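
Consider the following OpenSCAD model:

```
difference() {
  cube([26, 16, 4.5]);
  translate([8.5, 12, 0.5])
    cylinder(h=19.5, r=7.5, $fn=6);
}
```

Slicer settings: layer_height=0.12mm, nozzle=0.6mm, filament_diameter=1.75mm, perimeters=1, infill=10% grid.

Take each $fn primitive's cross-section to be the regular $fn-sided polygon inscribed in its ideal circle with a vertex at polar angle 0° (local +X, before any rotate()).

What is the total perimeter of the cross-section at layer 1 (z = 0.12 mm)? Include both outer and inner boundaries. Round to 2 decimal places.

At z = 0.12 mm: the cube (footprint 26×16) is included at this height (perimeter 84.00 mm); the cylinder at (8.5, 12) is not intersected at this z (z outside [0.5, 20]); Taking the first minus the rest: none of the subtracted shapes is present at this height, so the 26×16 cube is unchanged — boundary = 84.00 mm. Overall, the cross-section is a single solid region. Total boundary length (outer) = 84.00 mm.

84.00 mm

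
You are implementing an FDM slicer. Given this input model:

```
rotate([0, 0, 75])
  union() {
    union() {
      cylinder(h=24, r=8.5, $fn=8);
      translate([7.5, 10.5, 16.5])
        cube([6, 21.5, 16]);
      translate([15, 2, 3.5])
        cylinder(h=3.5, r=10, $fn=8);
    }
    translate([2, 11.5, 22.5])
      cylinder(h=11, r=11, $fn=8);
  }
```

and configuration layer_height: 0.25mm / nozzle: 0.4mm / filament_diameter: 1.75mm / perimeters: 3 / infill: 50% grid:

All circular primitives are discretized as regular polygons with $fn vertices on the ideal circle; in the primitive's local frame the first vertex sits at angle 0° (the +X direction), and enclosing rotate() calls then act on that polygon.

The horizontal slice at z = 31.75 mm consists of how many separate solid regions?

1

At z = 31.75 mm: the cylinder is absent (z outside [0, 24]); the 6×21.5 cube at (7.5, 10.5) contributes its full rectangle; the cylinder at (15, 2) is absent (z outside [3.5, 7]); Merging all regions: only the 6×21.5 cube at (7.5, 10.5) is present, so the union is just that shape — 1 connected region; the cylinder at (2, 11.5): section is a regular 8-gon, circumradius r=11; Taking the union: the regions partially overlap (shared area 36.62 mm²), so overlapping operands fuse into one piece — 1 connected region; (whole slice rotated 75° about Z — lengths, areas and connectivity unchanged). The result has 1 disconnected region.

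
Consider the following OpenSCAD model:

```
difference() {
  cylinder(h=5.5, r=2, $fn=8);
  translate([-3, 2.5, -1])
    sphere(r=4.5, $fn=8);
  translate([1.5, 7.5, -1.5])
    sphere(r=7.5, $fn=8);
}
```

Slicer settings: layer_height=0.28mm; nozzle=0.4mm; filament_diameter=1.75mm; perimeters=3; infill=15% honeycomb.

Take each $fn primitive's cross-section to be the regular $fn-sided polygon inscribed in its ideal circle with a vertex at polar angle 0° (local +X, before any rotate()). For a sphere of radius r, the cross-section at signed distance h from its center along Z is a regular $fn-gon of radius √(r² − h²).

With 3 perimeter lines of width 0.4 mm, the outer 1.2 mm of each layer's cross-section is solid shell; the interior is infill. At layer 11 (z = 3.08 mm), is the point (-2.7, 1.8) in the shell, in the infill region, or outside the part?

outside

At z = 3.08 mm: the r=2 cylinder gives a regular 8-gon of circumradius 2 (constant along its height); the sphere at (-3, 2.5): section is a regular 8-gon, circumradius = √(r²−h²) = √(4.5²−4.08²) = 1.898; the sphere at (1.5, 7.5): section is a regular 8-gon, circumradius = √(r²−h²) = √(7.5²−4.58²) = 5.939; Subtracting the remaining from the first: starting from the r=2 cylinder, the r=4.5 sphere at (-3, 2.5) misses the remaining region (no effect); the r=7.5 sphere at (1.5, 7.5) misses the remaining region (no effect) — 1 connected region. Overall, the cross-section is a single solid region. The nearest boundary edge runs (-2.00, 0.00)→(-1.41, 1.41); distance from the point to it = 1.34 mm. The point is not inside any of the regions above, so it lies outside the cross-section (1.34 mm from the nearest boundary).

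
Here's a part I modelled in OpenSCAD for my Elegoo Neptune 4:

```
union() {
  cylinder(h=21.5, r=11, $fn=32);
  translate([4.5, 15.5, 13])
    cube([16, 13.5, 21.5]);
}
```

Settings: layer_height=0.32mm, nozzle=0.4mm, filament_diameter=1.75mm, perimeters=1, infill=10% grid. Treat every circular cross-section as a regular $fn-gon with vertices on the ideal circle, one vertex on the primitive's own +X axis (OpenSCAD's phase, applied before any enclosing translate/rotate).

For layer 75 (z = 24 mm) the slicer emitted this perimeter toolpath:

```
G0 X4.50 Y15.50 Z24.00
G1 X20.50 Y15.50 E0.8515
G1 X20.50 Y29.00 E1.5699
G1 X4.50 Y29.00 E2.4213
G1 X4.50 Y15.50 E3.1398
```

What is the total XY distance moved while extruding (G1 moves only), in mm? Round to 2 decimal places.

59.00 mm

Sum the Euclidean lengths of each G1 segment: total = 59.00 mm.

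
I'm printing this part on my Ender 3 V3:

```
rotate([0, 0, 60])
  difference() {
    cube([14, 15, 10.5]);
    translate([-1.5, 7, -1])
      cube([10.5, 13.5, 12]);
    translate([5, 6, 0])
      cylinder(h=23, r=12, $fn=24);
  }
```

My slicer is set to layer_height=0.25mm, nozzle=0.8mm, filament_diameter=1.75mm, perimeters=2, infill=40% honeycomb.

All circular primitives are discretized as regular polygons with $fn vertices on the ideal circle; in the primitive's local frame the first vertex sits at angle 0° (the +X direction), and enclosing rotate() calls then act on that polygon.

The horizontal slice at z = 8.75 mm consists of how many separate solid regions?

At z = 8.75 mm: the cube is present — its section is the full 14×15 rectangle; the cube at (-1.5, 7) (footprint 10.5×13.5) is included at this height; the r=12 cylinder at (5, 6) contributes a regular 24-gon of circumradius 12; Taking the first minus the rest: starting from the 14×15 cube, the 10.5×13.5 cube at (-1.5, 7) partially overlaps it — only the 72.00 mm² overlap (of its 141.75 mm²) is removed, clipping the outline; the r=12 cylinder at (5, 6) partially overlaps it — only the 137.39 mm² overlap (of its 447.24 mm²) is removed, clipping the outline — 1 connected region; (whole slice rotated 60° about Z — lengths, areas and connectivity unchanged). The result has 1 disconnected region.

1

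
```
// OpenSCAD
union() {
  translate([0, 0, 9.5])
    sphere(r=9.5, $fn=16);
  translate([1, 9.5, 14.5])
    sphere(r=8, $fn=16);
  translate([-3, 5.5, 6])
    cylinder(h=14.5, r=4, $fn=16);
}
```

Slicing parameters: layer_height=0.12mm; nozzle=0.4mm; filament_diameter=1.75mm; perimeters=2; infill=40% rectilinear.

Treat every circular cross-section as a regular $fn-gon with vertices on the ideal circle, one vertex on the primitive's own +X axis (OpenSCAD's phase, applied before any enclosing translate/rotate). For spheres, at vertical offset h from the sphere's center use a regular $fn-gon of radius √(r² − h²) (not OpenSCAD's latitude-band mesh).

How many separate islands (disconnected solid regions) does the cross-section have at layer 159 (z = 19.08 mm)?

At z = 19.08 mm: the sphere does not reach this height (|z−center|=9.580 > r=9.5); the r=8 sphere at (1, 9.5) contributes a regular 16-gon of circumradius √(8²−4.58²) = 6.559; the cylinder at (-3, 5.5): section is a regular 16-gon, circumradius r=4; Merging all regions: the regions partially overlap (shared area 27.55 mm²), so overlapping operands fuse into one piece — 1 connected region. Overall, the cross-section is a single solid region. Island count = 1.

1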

● ● ● ● ● ● ●

Wherever the word "vertices" appears in the listing, copy the line that holds it.

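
All circular primitives are discretized as regular polygons with $fn vertices on the ideal circle; in the primitive's local frame the first vertex sits at angle 0° (the +X direction), and enclosing rotate() calls then act on that polygon.
Settings: layer_height=0.32mm, nozzle=0.4mm, filament_diameter=1.75mm, perimeters=1, infill=10% grid. Treat every circular cross-section as a regular $fn-gon with vertices on the ideal circle, one vertex on the primitive's own +X axis (OpenSCAD's phase, applied before any enclosing translate/rotate).
All circular primitives are discretized as regular polygons with $fn vertices on the ideal circle; in the primitive's local frame the first vertex sits at angle 0° (the +X direction), and enclosing rotate() calls then act on that polygon.
Treat every circular cross-section as a regular $fn-gon with vertices on the ideal circle, one vertex on the primitive's own +X axis (OpenSCAD's phase, applied before any enclosing translate/rotate). For spheres, at vertical offset h from the sphere's center use a regular $fn-gon of radius √(r² − h²) (not OpenSCAD's latitude-band mesh).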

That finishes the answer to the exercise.